Items from a data source
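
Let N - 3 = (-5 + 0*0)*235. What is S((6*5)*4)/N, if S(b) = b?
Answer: -30/293 ≈ -0.10239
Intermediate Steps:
N = -1172 (N = 3 + (-5 + 0*0)*235 = 3 + (-5 + 0)*235 = 3 - 5*235 = 3 - 1175 = -1172)
S((6*5)*4)/N = ((6*5)*4)/(-1172) = (30*4)*(-1/1172) = 120*(-1/1172) = -30/293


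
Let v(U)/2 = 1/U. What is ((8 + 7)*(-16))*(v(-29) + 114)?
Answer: -792960/29 ≈ -27343.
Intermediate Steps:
v(U) = 2/U
((8 + 7)*(-16))*(v(-29) + 114) = ((8 + 7)*(-16))*(2/(-29) + 114) = (15*(-16))*(2*(-1/29) + 114) = -240*(-2/29 + 114) = -240*3304/29 = -792960/29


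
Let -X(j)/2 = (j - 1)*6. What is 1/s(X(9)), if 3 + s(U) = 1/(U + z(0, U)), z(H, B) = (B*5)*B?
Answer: -45984/137951 ≈ -0.33334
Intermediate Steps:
z(H, B) = 5*B**2 (z(H, B) = (5*B)*B = 5*B**2)
X(j) = 12 - 12*j (X(j) = -2*(j - 1)*6 = -2*(-1 + j)*6 = -2*(-6 + 6*j) = 12 - 12*j)
s(U) = -3 + 1/(U + 5*U**2)
1/s(X(9)) = 1/((1 - 15*(12 - 12*9)**2 - 3*(12 - 12*9))/((12 - 12*9)*(1 + 5*(12 - 12*9)))) = 1/((1 - 15*(12 - 108)**2 - 3*(12 - 108))/((12 - 108)*(1 + 5*(12 - 108)))) = 1/((1 - 15*(-96)**2 - 3*(-96))/((-96)*(1 + 5*(-96)))) = 1/(-(1 - 15*9216 + 288)/(96*(1 - 480))) = 1/(-1/96*(1 - 138240 + 288)/(-479)) = 1/(-1/96*(-1/479)*(-137951)) = 1/(-137951/45984) = -45984/137951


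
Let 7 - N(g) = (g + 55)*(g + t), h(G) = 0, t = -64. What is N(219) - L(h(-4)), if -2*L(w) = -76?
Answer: -42501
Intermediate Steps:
L(w) = 38 (L(w) = -1/2*(-76) = 38)
N(g) = 7 - (-64 + g)*(55 + g) (N(g) = 7 - (g + 55)*(g - 64) = 7 - (55 + g)*(-64 + g) = 7 - (-64 + g)*(55 + g))
N(219) - L(h(-4)) = (3527 - 1*219**2 + 9*219) - 1*38 = (3527 - 1*47961 + 1971) - 38 = (3527 - 47961 + 1971) - 38 = -42463 - 38 = -42501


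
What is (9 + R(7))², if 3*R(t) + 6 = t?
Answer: 784/9 ≈ 87.111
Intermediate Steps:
R(t) = -2 + t/3
(9 + R(7))² = (9 + (-2 + (⅓)*7))² = (9 + (-2 + 7/3))² = (9 + ⅓)² = (28/3)² = 784/9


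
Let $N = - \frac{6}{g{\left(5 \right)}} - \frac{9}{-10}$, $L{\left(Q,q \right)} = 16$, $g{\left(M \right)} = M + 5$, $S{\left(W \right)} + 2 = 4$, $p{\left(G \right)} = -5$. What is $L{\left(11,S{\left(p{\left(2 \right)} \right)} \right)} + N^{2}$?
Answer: $\frac{1609}{100} \approx 16.09$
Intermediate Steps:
$S{\left(W \right)} = 2$ ($S{\left(W \right)} = -2 + 4 = 2$)
$g{\left(M \right)} = 5 + M$
$N = \frac{3}{10}$ ($N = - \frac{6}{5 + 5} - \frac{9}{-10} = - \frac{6}{10} - - \frac{9}{10} = \left(-6\right) \frac{1}{10} + \frac{9}{10} = - \frac{3}{5} + \frac{9}{10} = \frac{3}{10} \approx 0.3$)
$L{\left(11,S{\left(p{\left(2 \right)} \right)} \right)} + N^{2} = 16 + \left(\frac{3}{10}\right)^{2} = 16 + \frac{9}{100} = \frac{1609}{100}$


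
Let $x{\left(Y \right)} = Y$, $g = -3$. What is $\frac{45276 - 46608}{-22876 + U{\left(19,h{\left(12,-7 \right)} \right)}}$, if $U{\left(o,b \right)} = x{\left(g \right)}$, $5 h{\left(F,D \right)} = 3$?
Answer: $\frac{1332}{22879} \approx 0.058219$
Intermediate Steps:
$h{\left(F,D \right)} = \frac{3}{5}$ ($h{\left(F,D \right)} = \frac{1}{5} \cdot 3 = \frac{3}{5}$)
$U{\left(o,b \right)} = -3$
$\frac{45276 - 46608}{-22876 + U{\left(19,h{\left(12,-7 \right)} \right)}} = \frac{45276 - 46608}{-22876 - 3} = - \frac{1332}{-22879} = \left(-1332\right) \left(- \frac{1}{22879}\right) = \frac{1332}{22879}$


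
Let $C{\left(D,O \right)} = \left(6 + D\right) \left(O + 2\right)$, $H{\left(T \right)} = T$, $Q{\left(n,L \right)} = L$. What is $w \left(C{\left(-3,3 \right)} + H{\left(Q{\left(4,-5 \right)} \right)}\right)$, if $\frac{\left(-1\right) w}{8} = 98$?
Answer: $-7840$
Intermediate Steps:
$w = -784$ ($w = \left(-8\right) 98 = -784$)
$C{\left(D,O \right)} = \left(2 + O\right) \left(6 + D\right)$ ($C{\left(D,O \right)} = \left(6 + D\right) \left(2 + O\right) = \left(2 + O\right) \left(6 + D\right)$)
$w \left(C{\left(-3,3 \right)} + H{\left(Q{\left(4,-5 \right)} \right)}\right) = - 784 \left(\left(12 + 2 \left(-3\right) + 6 \cdot 3 - 9\right) - 5\right) = - 784 \left(\left(12 - 6 + 18 - 9\right) - 5\right) = - 784 \left(15 - 5\right) = \left(-784\right) 10 = -7840$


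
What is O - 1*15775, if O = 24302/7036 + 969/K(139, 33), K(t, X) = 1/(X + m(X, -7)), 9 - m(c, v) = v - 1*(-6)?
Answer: 91100207/3518 ≈ 25895.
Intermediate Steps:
m(c, v) = 3 - v (m(c, v) = 9 - (v - 1*(-6)) = 9 - (v + 6) = 9 - (6 + v) = 9 + (-6 - v) = 3 - v)
K(t, X) = 1/(10 + X) (K(t, X) = 1/(X + (3 - 1*(-7))) = 1/(X + (3 + 7)) = 1/(X + 10) = 1/(10 + X))
O = 146596657/3518 (O = 24302/7036 + 969/(1/(10 + 33)) = 24302*(1/7036) + 969/(1/43) = 12151/3518 + 969/(1/43) = 12151/3518 + 969*43 = 12151/3518 + 41667 = 146596657/3518 ≈ 41670.)
O - 1*15775 = 146596657/3518 - 1*15775 = 146596657/3518 - 15775 = 91100207/3518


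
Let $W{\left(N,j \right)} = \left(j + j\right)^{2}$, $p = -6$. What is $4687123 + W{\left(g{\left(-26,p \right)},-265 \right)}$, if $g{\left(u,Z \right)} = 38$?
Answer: $4968023$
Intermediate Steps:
$W{\left(N,j \right)} = 4 j^{2}$ ($W{\left(N,j \right)} = \left(2 j\right)^{2} = 4 j^{2}$)
$4687123 + W{\left(g{\left(-26,p \right)},-265 \right)} = 4687123 + 4 \left(-265\right)^{2} = 4687123 + 4 \cdot 70225 = 4687123 + 280900 = 4968023$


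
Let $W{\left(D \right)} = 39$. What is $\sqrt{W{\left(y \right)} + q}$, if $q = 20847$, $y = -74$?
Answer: $59 \sqrt{6} \approx 144.52$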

- _Task directions_: Retype, exactly and in full, the lines above from the one containing "Answer: $-7840$" through the one containing "Answer: 91100207/3518 ≈ 25895.".

- _Problem solution_:
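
Answer: $-7840$
Intermediate Steps:
$w = -784$ ($w = \left(-8\right) 98 = -784$)
$C{\left(D,O \right)} = \left(2 + O\right) \left(6 + D\right)$ ($C{\left(D,O \right)} = \left(6 + D\right) \left(2 + O\right) = \left(2 + O\right) \left(6 + D\right)$)
$w \left(C{\left(-3,3 \right)} + H{\left(Q{\left(4,-5 \right)} \right)}\right) = - 784 \left(\left(12 + 2 \left(-3\right) + 6 \cdot 3 - 9\right) - 5\right) = - 784 \left(\left(12 - 6 + 18 - 9\right) - 5\right) = - 784 \left(15 - 5\right) = \left(-784\right) 10 = -7840$


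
What is O - 1*15775, if O = 24302/7036 + 969/K(139, 33), K(t, X) = 1/(X + m(X, -7)), 9 - m(c, v) = v - 1*(-6)?
Answer: 91100207/3518 ≈ 25895.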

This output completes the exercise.